> _Exercise requirements_
Transcribe every record below word for word.

(Saved entries)
========

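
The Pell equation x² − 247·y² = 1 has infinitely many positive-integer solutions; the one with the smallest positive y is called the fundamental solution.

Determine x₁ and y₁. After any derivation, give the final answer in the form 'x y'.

85292 5427

[15; 1,2,1,1,9,1,9,1,1,2,1,30] for √247; ℓ=12 ⇒ convergent index 11
step 0: (15, 1)  from 15·(1,0) + (0,1)
…
step 3: (63, 4)  from 1·(47,3) + (16,1)
…
step 7: (11520, 733)  from 9·(1163,74) + (1053,67)
…
step 9: (24203, 1540)  from 1·(12683,807) + (11520,733)
step 10: (61089, 3887)  from 2·(24203,1540) + (12683,807)
step 11: (85292, 5427)  from 1·(61089,3887) + (24203,1540)
→ (85292, 5427).  Check: 85292²=7274725264, 247·5427²=7274725263, difference 1.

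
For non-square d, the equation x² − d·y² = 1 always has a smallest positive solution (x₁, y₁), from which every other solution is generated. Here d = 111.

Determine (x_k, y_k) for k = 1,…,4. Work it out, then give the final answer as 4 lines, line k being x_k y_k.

[10; 1,1,6,1,1,20] for √111; ℓ=6 ⇒ convergent index 5
step 0: (10, 1)  from 10·(1,0) + (0,1)
…
step 4: (158, 15)  from 1·(137,13) + (21,2)
step 5: (295, 28)  from 1·(158,15) + (137,13)
→ (295, 28).  Check: 295²=87025, 111·28²=87024, difference 1.
(295+28√111)^2 = 174049 + 16520√111
(295+28√111)^3 = 102688615 + 9746772√111
(295+28√111)^4 = 60586108801 + 5750578960√111

295 28
174049 16520
102688615 9746772
60586108801 5750578960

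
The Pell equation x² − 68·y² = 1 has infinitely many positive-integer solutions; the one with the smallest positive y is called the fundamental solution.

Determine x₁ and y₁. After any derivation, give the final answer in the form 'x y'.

[8; 4,16] for √68; ℓ=2 ⇒ convergent index 1
k=0  a_k=8  p_k/q_k = 8/1
k=1  a_k=4  p_k/q_k = 33/4
→ (33, 4).  Check: 33²=1089, 68·4²=1088, difference 1.

33 4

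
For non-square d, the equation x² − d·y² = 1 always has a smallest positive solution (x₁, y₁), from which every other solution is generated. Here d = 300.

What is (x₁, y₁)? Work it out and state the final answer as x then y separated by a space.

1351 78

√300 → a₀=17, period (3,8,3,34); ℓ=4 even so k=3
step 0: (17, 1)  from 17·(1,0) + (0,1)
…
step 2: (433, 25)  from 8·(52,3) + (17,1)
step 3: (1351, 78)  from 3·(433,25) + (52,3)
fundamental: x₁=1351, y₁=78  (since 1825201 − 300·6084 = 1)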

========

> _Answer section_
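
The Pell equation x² − 247·y² = 1 has infinitely many positive-integer solutions; the one with the smallest positive y is called the fundamental solution.

Determine x₁ and y₁. After any derivation, give the final answer in the form 'x y'.

85292 5427

[15; 1,2,1,1,9,1,9,1,1,2,1,30] for √247; ℓ=12 ⇒ convergent index 11
step 0: (15, 1)  from 15·(1,0) + (0,1)
…
step 3: (63, 4)  from 1·(47,3) + (16,1)
…
step 7: (11520, 733)  from 9·(1163,74) + (1053,67)
…
step 9: (24203, 1540)  from 1·(12683,807) + (11520,733)
step 10: (61089, 3887)  from 2·(24203,1540) + (12683,807)
step 11: (85292, 5427)  from 1·(61089,3887) + (24203,1540)
→ (85292, 5427).  Check: 85292²=7274725264, 247·5427²=7274725263, difference 1.

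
For non-square d, the equation x² − d·y² = 1 always has a smallest positive solution (x₁, y₁), from which every other solution is generated. Here d = 111.

Determine (x_k, y_k) for k = 1,…,4. Work it out, then give the final answer as 4 lines, line k being x_k y_k.

[10; 1,1,6,1,1,20] for √111; ℓ=6 ⇒ convergent index 5
step 0: (10, 1)  from 10·(1,0) + (0,1)
…
step 4: (158, 15)  from 1·(137,13) + (21,2)
step 5: (295, 28)  from 1·(158,15) + (137,13)
→ (295, 28).  Check: 295²=87025, 111·28²=87024, difference 1.
(295+28√111)^2 = 174049 + 16520√111
(295+28√111)^3 = 102688615 + 9746772√111
(295+28√111)^4 = 60586108801 + 5750578960√111

295 28
174049 16520
102688615 9746772
60586108801 5750578960

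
The Pell equation x² − 68·y² = 1 has infinitely many positive-integer solutions; the one with the smallest positive y is called the fundamental solution.

Determine x₁ and y₁. After any derivation, give the final answer in the form 'x y'.

[8; 4,16] for √68; ℓ=2 ⇒ convergent index 1
k=0  a_k=8  p_k/q_k = 8/1
k=1  a_k=4  p_k/q_k = 33/4
→ (33, 4).  Check: 33²=1089, 68·4²=1088, difference 1.

33 4

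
For non-square d, the equation x² − d·y² = 1 always has a smallest positive solution (x₁, y₁), from which every other solution is generated. Here d = 300.

What is (x₁, y₁)? Work it out and state the final answer as x then y separated by a space.

1351 78

√300 → a₀=17, period (3,8,3,34); ℓ=4 even so k=3
step 0: (17, 1)  from 17·(1,0) + (0,1)
…
step 2: (433, 25)  from 8·(52,3) + (17,1)
step 3: (1351, 78)  from 3·(433,25) + (52,3)
fundamental: x₁=1351, y₁=78  (since 1825201 − 300·6084 = 1)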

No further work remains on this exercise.